Each entry, from beginning to end, is to be transcribed verbatim.

=== SUPPLIED INFORMATION ===

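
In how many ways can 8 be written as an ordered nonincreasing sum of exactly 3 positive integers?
p(8, 3 parts) = 5

Partitions of n into exactly k parts ↔ partitions of n − k into at most k parts (subtract 1 from each part). For n = 8, k = 3, the partitions are: 6+1+1, 5+2+1, 4+3+1, 4+2+2, 3+3+2. Count = 5.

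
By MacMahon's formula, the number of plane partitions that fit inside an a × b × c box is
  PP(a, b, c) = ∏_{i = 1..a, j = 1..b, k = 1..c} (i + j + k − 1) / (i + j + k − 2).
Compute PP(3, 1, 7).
PP(3, 1, 7) = 120

Evaluate the triple product over i = 1..3, j = 1..1, k = 1..7. The factors are (2/1) · (3/2) · (4/3) · (5/4) · (6/5) · (7/6) · (8/7) · (3/2) · … (21 factors total). The numerators and denominators telescope so the product is an integer; carrying out the multiplication exactly gives PP(3, 1, 7) = 120.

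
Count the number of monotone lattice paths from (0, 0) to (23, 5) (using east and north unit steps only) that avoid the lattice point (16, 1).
Number of paths = 92670

Total paths from (0, 0) to (23, 5): C(28, 23) = 98280. Paths through (16, 1): (paths (0, 0) → (16, 1)) × (paths (16, 1) → (23, 5)) = C(17, 16) · C(11, 7) = 17 · 330 = 5610. Avoidance count = 98280 − 5610 = 92670.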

===

▸ **WORKED SOLUTION**
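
In how many ways can 8 be written as an ordered nonincreasing sum of exactly 3 positive integers?
p(8, 3 parts) = 5

Partitions of n into exactly k parts ↔ partitions of n − k into at most k parts (subtract 1 from each part). For n = 8, k = 3, the partitions are: 6+1+1, 5+2+1, 4+3+1, 4+2+2, 3+3+2. Count = 5.

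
By MacMahon's formula, the number of plane partitions that fit inside an a × b × c box is
  PP(a, b, c) = ∏_{i = 1..a, j = 1..b, k = 1..c} (i + j + k − 1) / (i + j + k − 2).
Compute PP(3, 1, 7).
PP(3, 1, 7) = 120

Evaluate the triple product over i = 1..3, j = 1..1, k = 1..7. The factors are (2/1) · (3/2) · (4/3) · (5/4) · (6/5) · (7/6) · (8/7) · (3/2) · … (21 factors total). The numerators and denominators telescope so the product is an integer; carrying out the multiplication exactly gives PP(3, 1, 7) = 120.

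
Count the number of monotone lattice paths from (0, 0) to (23, 5) (using east and north unit steps only) that avoid the lattice point (16, 1).
Number of paths = 92670

Total paths from (0, 0) to (23, 5): C(28, 23) = 98280. Paths through (16, 1): (paths (0, 0) → (16, 1)) × (paths (16, 1) → (23, 5)) = C(17, 16) · C(11, 7) = 17 · 330 = 5610. Avoidance count = 98280 − 5610 = 92670.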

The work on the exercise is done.